SUPPLIED MATERIAL:
◇ ◇ ◇
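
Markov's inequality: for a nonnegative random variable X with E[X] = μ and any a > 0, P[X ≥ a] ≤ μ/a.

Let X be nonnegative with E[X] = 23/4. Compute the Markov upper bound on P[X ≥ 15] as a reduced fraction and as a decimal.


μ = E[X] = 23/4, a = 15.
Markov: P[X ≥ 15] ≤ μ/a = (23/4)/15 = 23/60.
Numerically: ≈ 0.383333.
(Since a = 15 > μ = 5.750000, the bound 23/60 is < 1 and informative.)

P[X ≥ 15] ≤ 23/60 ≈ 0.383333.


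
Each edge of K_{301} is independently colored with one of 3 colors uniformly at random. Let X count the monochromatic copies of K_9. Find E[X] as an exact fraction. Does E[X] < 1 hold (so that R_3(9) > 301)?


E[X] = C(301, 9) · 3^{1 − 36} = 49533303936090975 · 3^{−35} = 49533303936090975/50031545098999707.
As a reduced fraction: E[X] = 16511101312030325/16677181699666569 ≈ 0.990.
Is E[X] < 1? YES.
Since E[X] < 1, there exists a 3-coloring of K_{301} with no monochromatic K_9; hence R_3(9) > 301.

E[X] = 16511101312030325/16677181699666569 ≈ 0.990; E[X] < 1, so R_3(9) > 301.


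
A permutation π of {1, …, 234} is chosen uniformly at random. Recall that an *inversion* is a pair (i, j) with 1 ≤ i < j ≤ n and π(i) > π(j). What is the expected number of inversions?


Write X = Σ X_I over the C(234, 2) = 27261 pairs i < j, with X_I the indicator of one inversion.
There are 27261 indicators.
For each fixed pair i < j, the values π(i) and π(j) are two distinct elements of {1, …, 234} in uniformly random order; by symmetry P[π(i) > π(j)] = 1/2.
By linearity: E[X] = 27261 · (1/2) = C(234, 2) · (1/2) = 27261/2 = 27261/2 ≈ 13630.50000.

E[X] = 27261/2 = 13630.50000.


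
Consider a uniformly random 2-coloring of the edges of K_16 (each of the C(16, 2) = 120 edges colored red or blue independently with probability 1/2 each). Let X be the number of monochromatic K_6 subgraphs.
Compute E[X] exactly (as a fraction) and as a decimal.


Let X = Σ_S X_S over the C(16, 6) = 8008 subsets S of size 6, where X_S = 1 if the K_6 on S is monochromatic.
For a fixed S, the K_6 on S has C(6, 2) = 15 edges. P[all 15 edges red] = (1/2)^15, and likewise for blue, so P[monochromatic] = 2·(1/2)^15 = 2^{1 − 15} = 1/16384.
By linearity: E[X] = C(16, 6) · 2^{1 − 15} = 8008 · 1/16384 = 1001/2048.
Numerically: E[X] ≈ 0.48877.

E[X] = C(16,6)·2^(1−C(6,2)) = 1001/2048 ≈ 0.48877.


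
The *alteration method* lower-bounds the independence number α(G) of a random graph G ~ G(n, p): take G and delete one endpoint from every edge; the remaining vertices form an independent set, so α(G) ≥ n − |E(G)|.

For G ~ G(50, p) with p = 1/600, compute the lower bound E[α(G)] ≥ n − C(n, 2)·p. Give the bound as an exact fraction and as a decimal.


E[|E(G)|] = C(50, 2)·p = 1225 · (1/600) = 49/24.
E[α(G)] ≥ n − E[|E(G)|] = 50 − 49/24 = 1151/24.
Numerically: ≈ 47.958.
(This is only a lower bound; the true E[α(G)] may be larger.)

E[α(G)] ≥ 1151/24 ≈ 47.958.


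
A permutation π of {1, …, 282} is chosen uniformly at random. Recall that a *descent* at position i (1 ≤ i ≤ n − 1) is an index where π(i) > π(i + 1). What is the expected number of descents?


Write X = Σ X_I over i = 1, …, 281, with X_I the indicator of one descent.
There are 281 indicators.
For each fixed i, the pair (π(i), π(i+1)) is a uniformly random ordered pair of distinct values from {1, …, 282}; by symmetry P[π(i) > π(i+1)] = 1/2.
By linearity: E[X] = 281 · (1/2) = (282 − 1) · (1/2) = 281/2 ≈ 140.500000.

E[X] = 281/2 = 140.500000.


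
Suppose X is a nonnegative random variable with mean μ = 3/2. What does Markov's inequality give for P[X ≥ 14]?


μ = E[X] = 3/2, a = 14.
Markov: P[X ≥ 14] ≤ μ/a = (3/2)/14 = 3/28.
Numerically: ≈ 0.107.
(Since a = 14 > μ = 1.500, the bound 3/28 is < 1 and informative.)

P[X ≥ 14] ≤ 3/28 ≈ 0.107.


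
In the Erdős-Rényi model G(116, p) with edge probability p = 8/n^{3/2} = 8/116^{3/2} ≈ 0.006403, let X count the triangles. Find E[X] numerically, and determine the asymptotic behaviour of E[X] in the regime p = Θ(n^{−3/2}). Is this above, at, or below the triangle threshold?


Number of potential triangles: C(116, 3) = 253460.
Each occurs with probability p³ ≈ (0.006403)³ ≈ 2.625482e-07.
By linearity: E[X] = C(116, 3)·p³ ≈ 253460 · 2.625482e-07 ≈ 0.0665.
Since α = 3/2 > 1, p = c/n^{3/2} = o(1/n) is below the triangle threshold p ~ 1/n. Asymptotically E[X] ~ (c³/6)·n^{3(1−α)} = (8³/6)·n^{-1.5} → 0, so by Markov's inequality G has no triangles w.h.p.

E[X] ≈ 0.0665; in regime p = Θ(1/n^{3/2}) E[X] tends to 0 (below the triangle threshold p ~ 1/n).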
◇ ◇ ◇
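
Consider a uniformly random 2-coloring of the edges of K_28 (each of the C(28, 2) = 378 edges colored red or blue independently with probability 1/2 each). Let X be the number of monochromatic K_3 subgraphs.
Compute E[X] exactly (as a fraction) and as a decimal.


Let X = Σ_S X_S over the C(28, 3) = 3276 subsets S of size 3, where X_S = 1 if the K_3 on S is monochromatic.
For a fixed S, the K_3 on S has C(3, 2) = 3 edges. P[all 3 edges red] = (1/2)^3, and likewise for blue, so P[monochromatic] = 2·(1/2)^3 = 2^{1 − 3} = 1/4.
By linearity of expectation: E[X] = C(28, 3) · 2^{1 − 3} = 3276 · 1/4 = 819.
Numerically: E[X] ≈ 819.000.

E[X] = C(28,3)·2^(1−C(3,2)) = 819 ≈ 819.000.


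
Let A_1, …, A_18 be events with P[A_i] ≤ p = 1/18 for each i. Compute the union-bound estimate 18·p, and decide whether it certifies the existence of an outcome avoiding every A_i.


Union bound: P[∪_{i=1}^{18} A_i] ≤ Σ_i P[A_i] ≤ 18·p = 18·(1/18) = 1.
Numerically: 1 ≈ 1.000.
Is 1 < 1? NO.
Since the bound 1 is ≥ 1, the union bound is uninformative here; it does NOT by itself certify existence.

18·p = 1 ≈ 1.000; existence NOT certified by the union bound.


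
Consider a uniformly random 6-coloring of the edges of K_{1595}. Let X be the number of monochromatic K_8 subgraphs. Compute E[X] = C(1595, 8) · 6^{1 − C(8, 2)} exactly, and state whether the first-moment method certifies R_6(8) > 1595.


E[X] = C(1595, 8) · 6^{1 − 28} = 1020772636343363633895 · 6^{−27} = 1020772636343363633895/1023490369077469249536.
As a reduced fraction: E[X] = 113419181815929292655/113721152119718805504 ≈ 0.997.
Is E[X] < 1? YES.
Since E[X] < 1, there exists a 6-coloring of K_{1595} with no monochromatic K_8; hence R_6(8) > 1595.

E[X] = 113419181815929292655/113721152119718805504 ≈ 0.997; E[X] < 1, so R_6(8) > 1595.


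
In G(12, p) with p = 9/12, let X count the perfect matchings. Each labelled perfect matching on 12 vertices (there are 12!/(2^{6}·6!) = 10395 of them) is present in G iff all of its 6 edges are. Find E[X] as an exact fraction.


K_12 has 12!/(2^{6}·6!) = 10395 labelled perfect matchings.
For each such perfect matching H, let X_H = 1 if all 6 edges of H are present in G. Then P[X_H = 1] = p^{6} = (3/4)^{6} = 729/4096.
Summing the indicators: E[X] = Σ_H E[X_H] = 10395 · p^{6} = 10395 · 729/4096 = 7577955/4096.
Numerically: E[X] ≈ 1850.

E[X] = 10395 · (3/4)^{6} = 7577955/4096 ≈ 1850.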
◇ ◇ ◇
EXERCISE PROMPT: Each line above from the one with "Markov's inequality: for" up to and including the one with "Consider a uniformly random 2-coloring of the edges of K_16" must be set down exactly, and no line outside that span may appear.

OUTPUT FOR THIS EXERCISE:
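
Markov's inequality: for a nonnegative random variable X with E[X] = μ and any a > 0, P[X ≥ a] ≤ μ/a.

Let X be nonnegative with E[X] = 23/4. Compute the Markov upper bound on P[X ≥ 15] as a reduced fraction and as a decimal.


μ = E[X] = 23/4, a = 15.
Markov: P[X ≥ 15] ≤ μ/a = (23/4)/15 = 23/60.
Numerically: ≈ 0.383333.
(Since a = 15 > μ = 5.750000, the bound 23/60 is < 1 and informative.)

P[X ≥ 15] ≤ 23/60 ≈ 0.383333.


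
Each edge of K_{301} is independently colored with one of 3 colors uniformly at random. Let X count the monochromatic copies of K_9. Find E[X] as an exact fraction. Does E[X] < 1 hold (so that R_3(9) > 301)?


E[X] = C(301, 9) · 3^{1 − 36} = 49533303936090975 · 3^{−35} = 49533303936090975/50031545098999707.
As a reduced fraction: E[X] = 16511101312030325/16677181699666569 ≈ 0.990.
Is E[X] < 1? YES.
Since E[X] < 1, there exists a 3-coloring of K_{301} with no monochromatic K_9; hence R_3(9) > 301.

E[X] = 16511101312030325/16677181699666569 ≈ 0.990; E[X] < 1, so R_3(9) > 301.


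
A permutation π of {1, …, 234} is chosen uniformly at random. Recall that an *inversion* is a pair (i, j) with 1 ≤ i < j ≤ n and π(i) > π(j). What is the expected number of inversions?


Write X = Σ X_I over the C(234, 2) = 27261 pairs i < j, with X_I the indicator of one inversion.
There are 27261 indicators.
For each fixed pair i < j, the values π(i) and π(j) are two distinct elements of {1, …, 234} in uniformly random order; by symmetry P[π(i) > π(j)] = 1/2.
By linearity: E[X] = 27261 · (1/2) = C(234, 2) · (1/2) = 27261/2 = 27261/2 ≈ 13630.50000.

E[X] = 27261/2 = 13630.50000.


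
Consider a uniformly random 2-coloring of the edges of K_16 (each of the C(16, 2) = 120 edges colored red or blue independently with probability 1/2 each). Let X be the number of monochromatic K_6 subgraphs.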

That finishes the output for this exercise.